Task goal
Look over the lines below. Report each one that includes the string "quarantine".

Extracted records

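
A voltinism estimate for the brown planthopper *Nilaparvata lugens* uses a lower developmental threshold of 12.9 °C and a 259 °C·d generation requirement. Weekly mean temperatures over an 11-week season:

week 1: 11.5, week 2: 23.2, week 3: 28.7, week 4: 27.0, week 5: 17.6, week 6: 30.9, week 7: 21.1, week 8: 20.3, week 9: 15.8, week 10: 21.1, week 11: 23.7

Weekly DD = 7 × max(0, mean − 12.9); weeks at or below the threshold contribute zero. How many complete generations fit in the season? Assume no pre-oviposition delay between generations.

2 generations

Weekly DD (7 × max(0, T̄ − 12.9)): 0.0, 72.1, 110.6, 98.7, 32.9, 126.0, 57.4, 51.8, 20.3, 57.4, 75.6.
Season total = 702.8 DD.
Complete generations = ⌊702.8 / 259⌋ = 2.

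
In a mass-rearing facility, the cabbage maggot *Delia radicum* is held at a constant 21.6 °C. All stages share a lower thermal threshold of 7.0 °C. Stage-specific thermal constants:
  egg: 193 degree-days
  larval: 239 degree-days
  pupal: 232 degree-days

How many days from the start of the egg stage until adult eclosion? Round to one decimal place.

Daily accumulation at 21.6 °C = 21.6 − 7.0 = 14.6 DD/day.
Total K = 193 + 239 + 232 = 664 DD.
Total duration = 664 / 14.6 = 45.479 ≈ 45.5 days.

45.5 days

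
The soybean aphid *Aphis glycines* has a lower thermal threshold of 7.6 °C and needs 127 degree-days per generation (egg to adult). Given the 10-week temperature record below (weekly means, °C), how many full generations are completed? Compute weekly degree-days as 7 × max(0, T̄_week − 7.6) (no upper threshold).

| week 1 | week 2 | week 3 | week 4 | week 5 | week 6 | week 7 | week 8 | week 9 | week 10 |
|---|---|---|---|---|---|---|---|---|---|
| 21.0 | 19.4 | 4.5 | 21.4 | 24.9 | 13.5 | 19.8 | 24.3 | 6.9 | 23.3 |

Weekly DD (7 × max(0, T̄ − 7.6)): 93.8, 82.6, 0.0, 96.6, 121.1, 41.3, 85.4, 116.9, 0.0, 109.9.
Season total = 747.6 DD.
Complete generations = ⌊747.6 / 127⌋ = 5.

5 generations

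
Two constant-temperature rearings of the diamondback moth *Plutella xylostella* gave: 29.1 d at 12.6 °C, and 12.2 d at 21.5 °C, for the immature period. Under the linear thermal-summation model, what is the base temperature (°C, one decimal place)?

Linear rate model ⇒ the product D·(T − T_b) is constant across temperatures.
29.1·(12.6 − T_b) = 12.2·(21.5 − T_b)
T_b = (29.1·12.6 − 12.2·21.5) / (29.1 − 12.2) = 104.36 / 16.9 = 6.175 °C ≈ 6.2 °C.

6.2 °C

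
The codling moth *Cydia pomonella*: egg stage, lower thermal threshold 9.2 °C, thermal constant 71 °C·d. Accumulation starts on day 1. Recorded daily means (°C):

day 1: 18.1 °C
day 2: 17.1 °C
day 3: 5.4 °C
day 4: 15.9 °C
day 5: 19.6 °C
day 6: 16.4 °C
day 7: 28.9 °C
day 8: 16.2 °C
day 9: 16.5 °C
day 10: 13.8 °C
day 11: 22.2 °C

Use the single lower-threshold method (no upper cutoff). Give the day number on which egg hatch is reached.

day 9

Daily DD above 9.2 °C: 8.9, 7.9, 0.0, 6.7, 10.4, 7.2, 19.7, 7.0, 7.3, 4.6, 13.0.
Cumulative: 8.9, 16.8, 16.8, 23.5, 33.9, 41.1, 60.8, 67.8, 75.1, 79.7, 92.7.
The total first reaches 71 DD on day 9.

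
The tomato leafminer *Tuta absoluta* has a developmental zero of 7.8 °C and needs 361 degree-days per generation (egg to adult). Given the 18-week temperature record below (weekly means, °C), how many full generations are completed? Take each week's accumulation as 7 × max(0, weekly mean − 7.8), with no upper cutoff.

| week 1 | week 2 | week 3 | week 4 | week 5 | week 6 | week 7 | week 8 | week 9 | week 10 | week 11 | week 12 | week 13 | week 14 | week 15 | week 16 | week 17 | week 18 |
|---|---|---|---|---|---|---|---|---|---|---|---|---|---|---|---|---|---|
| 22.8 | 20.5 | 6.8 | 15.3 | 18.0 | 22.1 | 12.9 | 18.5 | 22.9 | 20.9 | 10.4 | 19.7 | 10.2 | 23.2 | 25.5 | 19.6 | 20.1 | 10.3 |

3 generations

Weekly DD (7 × max(0, T̄ − 7.8)): 105.0, 88.9, 0.0, 52.5, 71.4, 100.1, 35.7, 74.9, 105.7, 91.7, 18.2, 83.3, 16.8, 107.8, 123.9, 82.6, 86.1, 17.5.
Season total = 1262.1 DD.
Complete generations = ⌊1262.1 / 361⌋ = 3.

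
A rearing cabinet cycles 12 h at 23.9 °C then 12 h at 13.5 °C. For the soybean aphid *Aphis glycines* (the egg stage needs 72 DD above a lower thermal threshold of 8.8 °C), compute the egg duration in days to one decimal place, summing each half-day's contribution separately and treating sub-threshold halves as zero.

Day half: max(0, 23.9 − 8.8) × 0.5 = 15.1 × 0.5 = 7.55 DD.
Night half: max(0, 13.5 − 8.8) × 0.5 = 4.7 × 0.5 = 2.35 DD.
Per 24 h: 9.90 DD/day.
Duration = 72 / 9.90 = 7.273 ≈ 7.3 days.

7.3 days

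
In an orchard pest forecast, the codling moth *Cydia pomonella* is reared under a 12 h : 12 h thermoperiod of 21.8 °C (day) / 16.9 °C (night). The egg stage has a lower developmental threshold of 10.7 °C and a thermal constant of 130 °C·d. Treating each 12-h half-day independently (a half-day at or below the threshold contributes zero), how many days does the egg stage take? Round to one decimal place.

15.0 days

Day half: max(0, 21.8 − 10.7) × 0.5 = 11.1 × 0.5 = 5.55 DD.
Night half: max(0, 16.9 − 10.7) × 0.5 = 6.2 × 0.5 = 3.10 DD.
Per 24 h: 8.65 DD/day.
Duration = 130 / 8.65 = 15.029 ≈ 15.0 days.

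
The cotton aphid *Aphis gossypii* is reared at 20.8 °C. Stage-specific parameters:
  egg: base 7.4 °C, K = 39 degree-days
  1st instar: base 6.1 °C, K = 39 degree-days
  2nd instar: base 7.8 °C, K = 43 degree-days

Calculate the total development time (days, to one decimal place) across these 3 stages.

8.9 days

egg: 39 / (20.8 − 7.4) = 39 / 13.4 = 2.910 d.
1st instar: 39 / (20.8 − 6.1) = 39 / 14.7 = 2.653 d.
2nd instar: 43 / (20.8 − 7.8) = 43 / 13.0 = 3.308 d.
Sum = 8.871 ≈ 8.9 days.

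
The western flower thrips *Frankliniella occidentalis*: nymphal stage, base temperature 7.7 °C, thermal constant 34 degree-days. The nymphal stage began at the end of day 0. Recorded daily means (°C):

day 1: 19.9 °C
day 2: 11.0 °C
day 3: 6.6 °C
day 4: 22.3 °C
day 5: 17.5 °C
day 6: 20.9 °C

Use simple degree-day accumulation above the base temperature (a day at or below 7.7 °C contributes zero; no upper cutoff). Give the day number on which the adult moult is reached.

Daily DD above 7.7 °C: 12.2, 3.3, 0.0, 14.6, 9.8, 13.2.
Cumulative: 12.2, 15.5, 15.5, 30.1, 39.9, 53.1.
The total first reaches 34 DD on day 5.

day 5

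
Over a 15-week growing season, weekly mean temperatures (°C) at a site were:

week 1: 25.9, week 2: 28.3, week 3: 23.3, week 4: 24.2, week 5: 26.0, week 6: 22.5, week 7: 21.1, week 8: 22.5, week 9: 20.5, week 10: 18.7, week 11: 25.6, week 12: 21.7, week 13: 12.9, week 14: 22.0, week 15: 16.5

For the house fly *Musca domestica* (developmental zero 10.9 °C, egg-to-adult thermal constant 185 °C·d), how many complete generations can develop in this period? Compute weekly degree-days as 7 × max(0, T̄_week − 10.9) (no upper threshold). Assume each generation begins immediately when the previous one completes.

6 generations

Weekly DD (7 × max(0, T̄ − 10.9)): 105.0, 121.8, 86.8, 93.1, 105.7, 81.2, 71.4, 81.2, 67.2, 54.6, 102.9, 75.6, 14.0, 77.7, 39.2.
Season total = 1177.4 DD.
Complete generations = ⌊1177.4 / 185⌋ = 6.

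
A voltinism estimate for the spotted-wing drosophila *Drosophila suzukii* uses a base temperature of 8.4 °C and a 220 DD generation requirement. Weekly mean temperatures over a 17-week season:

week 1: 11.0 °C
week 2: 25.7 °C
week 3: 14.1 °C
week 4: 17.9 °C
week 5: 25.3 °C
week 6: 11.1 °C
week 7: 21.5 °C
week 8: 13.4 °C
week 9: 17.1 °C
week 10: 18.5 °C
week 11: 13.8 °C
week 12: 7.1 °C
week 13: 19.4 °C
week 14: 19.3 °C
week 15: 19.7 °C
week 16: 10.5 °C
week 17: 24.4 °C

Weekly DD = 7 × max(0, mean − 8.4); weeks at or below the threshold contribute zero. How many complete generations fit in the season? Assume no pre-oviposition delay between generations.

Weekly DD (7 × max(0, T̄ − 8.4)): 18.2, 121.1, 39.9, 66.5, 118.3, 18.9, 91.7, 35.0, 60.9, 70.7, 37.8, 0.0, 77.0, 76.3, 79.1, 14.7, 112.0.
Season total = 1038.1 DD.
Complete generations = ⌊1038.1 / 220⌋ = 4.

4 generations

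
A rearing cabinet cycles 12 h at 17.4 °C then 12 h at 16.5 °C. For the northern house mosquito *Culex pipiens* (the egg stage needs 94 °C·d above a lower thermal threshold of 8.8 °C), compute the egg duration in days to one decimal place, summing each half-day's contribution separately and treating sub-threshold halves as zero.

Day half: max(0, 17.4 − 8.8) × 0.5 = 8.6 × 0.5 = 4.30 DD.
Night half: max(0, 16.5 − 8.8) × 0.5 = 7.7 × 0.5 = 3.85 DD.
Per 24 h: 8.15 DD/day.
Duration = 94 / 8.15 = 11.534 ≈ 11.5 days.

11.5 days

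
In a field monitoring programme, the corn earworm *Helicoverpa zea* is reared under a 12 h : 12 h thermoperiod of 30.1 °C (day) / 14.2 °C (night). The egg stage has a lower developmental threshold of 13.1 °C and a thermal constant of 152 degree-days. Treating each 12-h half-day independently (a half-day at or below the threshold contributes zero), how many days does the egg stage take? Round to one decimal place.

Day half: max(0, 30.1 − 13.1) × 0.5 = 17.0 × 0.5 = 8.50 DD.
Night half: max(0, 14.2 − 13.1) × 0.5 = 1.1 × 0.5 = 0.55 DD.
Per 24 h: 9.05 DD/day.
Duration = 152 / 9.05 = 16.796 ≈ 16.8 days.

16.8 days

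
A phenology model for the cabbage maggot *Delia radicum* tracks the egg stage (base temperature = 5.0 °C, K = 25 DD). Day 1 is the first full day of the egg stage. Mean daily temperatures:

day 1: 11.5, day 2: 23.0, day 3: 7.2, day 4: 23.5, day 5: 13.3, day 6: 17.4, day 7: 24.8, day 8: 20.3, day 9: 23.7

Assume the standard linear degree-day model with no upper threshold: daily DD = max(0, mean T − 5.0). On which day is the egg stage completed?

Daily DD above 5.0 °C: 6.5, 18.0, 2.2, 18.5, 8.3, 12.4, 19.8, 15.3, 18.7.
Cumulative: 6.5, 24.5, 26.7, 45.2, 53.5, 65.9, 85.7, 101.0, 119.7.
The total first reaches 25 DD on day 3.

day 3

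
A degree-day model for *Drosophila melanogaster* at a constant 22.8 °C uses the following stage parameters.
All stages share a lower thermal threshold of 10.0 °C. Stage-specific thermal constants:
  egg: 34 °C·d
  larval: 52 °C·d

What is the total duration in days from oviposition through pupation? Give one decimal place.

6.7 days

Daily accumulation at 22.8 °C = 22.8 − 10.0 = 12.8 DD/day.
Total K = 34 + 52 = 86 DD.
Total duration = 86 / 12.8 = 6.719 ≈ 6.7 days.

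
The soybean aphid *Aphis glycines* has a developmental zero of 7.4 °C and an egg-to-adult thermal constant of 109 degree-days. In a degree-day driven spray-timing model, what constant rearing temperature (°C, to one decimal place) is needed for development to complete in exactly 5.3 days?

28.0 °C

Required daily accumulation = 109 / 5.3 = 20.566 DD/day.
T = T_base + 20.566 = 7.4 + 20.566 = 27.966 ≈ 28.0 °C.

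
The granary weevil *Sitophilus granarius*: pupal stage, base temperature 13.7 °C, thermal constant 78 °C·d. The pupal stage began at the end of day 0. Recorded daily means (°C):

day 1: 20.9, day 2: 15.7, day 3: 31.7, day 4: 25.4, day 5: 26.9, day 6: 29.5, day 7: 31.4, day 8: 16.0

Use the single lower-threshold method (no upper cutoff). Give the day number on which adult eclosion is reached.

day 7

Daily DD above 13.7 °C: 7.2, 2.0, 18.0, 11.7, 13.2, 15.8, 17.7, 2.3.
Cumulative: 7.2, 9.2, 27.2, 38.9, 52.1, 67.9, 85.6, 87.9.
The total first reaches 78 DD on day 7.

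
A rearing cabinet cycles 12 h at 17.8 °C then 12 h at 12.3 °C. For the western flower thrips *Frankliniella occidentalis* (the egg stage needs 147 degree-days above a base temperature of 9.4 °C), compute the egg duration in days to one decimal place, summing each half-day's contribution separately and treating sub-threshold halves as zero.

Day half: max(0, 17.8 − 9.4) × 0.5 = 8.4 × 0.5 = 4.20 DD.
Night half: max(0, 12.3 − 9.4) × 0.5 = 2.9 × 0.5 = 1.45 DD.
Per 24 h: 5.65 DD/day.
Duration = 147 / 5.65 = 26.018 ≈ 26.0 days.

26.0 days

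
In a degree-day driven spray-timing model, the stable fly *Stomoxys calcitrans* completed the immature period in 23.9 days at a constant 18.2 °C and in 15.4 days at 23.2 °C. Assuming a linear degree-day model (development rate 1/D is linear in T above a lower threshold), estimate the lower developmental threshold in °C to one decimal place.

9.1 °C

Linear rate model ⇒ the product D·(T − T_b) is constant across temperatures.
23.9·(18.2 − T_b) = 15.4·(23.2 − T_b)
T_b = (23.9·18.2 − 15.4·23.2) / (23.9 − 15.4) = 77.70 / 8.5 = 9.141 °C ≈ 9.1 °C.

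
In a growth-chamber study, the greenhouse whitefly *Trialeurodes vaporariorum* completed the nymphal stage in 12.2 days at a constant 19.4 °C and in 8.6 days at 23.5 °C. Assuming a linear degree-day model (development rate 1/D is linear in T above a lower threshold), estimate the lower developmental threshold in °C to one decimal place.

Under the model K = D·(T − T_b), so D₁·(T₁ − T_b) = D₂·(T₂ − T_b).
12.2·(19.4 − T_b) = 8.6·(23.5 − T_b)
T_b = (12.2·19.4 − 8.6·23.5) / (12.2 − 8.6) = 34.58 / 3.6 = 9.606 °C ≈ 9.6 °C.

9.6 °C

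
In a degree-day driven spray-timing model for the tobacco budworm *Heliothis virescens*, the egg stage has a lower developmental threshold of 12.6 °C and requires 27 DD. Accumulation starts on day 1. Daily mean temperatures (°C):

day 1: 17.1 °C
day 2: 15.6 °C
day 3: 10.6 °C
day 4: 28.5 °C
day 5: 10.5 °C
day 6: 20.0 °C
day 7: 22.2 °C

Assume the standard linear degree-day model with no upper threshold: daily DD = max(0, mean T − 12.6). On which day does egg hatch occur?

Daily DD above 12.6 °C: 4.5, 3.0, 0.0, 15.9, 0.0, 7.4, 9.6.
Cumulative: 4.5, 7.5, 7.5, 23.4, 23.4, 30.8, 40.4.
The total first reaches 27 DD on day 6.

day 6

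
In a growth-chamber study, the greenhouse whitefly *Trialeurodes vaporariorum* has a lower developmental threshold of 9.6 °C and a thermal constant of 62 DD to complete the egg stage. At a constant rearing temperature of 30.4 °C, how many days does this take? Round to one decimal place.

Daily accumulation = 30.4 − 9.6 = 20.8 DD/day.
Duration = 62 / 20.8 = 2.981 ≈ 3.0 days.

3.0 days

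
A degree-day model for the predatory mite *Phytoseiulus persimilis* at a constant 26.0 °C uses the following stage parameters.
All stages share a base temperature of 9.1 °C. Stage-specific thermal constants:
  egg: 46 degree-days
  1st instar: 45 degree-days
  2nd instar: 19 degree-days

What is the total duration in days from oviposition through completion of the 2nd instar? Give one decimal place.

6.5 days

Daily accumulation at 26.0 °C = 26.0 − 9.1 = 16.9 DD/day.
Total K = 46 + 45 + 19 = 110 DD.
Total duration = 110 / 16.9 = 6.509 ≈ 6.5 days.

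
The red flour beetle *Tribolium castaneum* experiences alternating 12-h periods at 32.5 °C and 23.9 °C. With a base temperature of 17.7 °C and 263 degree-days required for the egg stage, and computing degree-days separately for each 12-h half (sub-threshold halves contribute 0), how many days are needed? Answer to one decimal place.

25.0 days

Day half: max(0, 32.5 − 17.7) × 0.5 = 14.8 × 0.5 = 7.40 DD.
Night half: max(0, 23.9 − 17.7) × 0.5 = 6.2 × 0.5 = 3.10 DD.
Per 24 h: 10.50 DD/day.
Duration = 263 / 10.50 = 25.048 ≈ 25.0 days.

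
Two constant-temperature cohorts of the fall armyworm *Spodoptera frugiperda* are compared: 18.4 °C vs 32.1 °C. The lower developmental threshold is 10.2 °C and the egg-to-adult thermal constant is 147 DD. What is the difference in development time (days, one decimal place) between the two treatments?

At 18.4 °C: 147 / (18.4 − 10.2) = 147 / 8.2 = 17.927 d.
At 32.1 °C: 147 / (32.1 − 10.2) = 147 / 21.9 = 6.712 d.
Difference = |17.927 − 6.712| = 11.215 ≈ 11.2 days.

11.2 days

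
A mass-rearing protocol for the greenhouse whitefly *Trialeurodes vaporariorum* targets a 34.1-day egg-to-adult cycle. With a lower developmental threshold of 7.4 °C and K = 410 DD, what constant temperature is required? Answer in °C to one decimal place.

Required daily accumulation = 410 / 34.1 = 12.023 DD/day.
T = T_base + 12.023 = 7.4 + 12.023 = 19.423 ≈ 19.4 °C.

19.4 °C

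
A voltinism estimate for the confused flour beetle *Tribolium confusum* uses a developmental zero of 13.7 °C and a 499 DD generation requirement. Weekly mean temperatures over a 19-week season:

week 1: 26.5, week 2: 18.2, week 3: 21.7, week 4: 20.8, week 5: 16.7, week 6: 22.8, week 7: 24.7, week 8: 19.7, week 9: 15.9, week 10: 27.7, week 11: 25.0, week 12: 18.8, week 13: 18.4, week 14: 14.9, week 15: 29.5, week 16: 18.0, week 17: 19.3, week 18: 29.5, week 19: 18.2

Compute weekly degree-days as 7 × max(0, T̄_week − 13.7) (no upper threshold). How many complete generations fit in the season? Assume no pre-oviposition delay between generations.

2 generations

Weekly DD (7 × max(0, T̄ − 13.7)): 89.6, 31.5, 56.0, 49.7, 21.0, 63.7, 77.0, 42.0, 15.4, 98.0, 79.1, 35.7, 32.9, 8.4, 110.6, 30.1, 39.2, 110.6, 31.5.
Season total = 1022.0 DD.
Complete generations = ⌊1022.0 / 499⌋ = 2.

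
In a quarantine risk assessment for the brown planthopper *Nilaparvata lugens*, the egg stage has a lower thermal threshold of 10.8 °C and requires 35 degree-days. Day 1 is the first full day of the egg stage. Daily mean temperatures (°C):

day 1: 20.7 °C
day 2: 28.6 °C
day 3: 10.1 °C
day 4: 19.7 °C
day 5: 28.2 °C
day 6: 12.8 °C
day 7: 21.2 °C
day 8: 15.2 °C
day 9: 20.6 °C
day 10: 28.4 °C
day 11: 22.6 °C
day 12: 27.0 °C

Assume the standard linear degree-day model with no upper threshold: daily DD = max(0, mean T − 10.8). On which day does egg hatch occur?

day 4

Daily DD above 10.8 °C: 9.9, 17.8, 0.0, 8.9, 17.4, 2.0, 10.4, 4.4, 9.8, 17.6, 11.8, 16.2.
Cumulative: 9.9, 27.7, 27.7, 36.6, 54.0, 56.0, 66.4, 70.8, 80.6, 98.2, 110.0, 126.2.
The total first reaches 35 DD on day 4.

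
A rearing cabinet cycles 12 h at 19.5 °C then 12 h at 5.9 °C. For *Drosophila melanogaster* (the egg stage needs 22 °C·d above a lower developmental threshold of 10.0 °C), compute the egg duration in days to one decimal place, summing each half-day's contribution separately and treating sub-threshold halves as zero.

4.6 days

Day half: max(0, 19.5 − 10.0) × 0.5 = 9.5 × 0.5 = 4.75 DD.
Night half: max(0, 5.9 − 10.0) × 0.5 = 0.0 × 0.5 = 0.00 DD.
Per 24 h: 4.75 DD/day.
Duration = 22 / 4.75 = 4.632 ≈ 4.6 days.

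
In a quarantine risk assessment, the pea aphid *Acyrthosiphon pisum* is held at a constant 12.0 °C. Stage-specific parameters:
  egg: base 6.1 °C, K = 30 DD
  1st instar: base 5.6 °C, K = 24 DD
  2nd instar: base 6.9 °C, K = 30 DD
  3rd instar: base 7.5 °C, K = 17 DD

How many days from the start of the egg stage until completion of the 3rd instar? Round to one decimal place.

egg: 30 / (12.0 − 6.1) = 30 / 5.9 = 5.085 d.
1st instar: 24 / (12.0 − 5.6) = 24 / 6.4 = 3.750 d.
2nd instar: 30 / (12.0 − 6.9) = 30 / 5.1 = 5.882 d.
3rd instar: 17 / (12.0 − 7.5) = 17 / 4.5 = 3.778 d.
Sum = 18.495 ≈ 18.5 days.

18.5 days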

Answer section
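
In a quarantine risk assessment for the brown planthopper *Nilaparvata lugens*, the egg stage has a lower thermal threshold of 10.8 °C and requires 35 degree-days. Day 1 is the first full day of the egg stage. Daily mean temperatures (°C):
In a quarantine risk assessment, the pea aphid *Acyrthosiphon pisum* is held at a constant 12.0 °C. Stage-specific parameters: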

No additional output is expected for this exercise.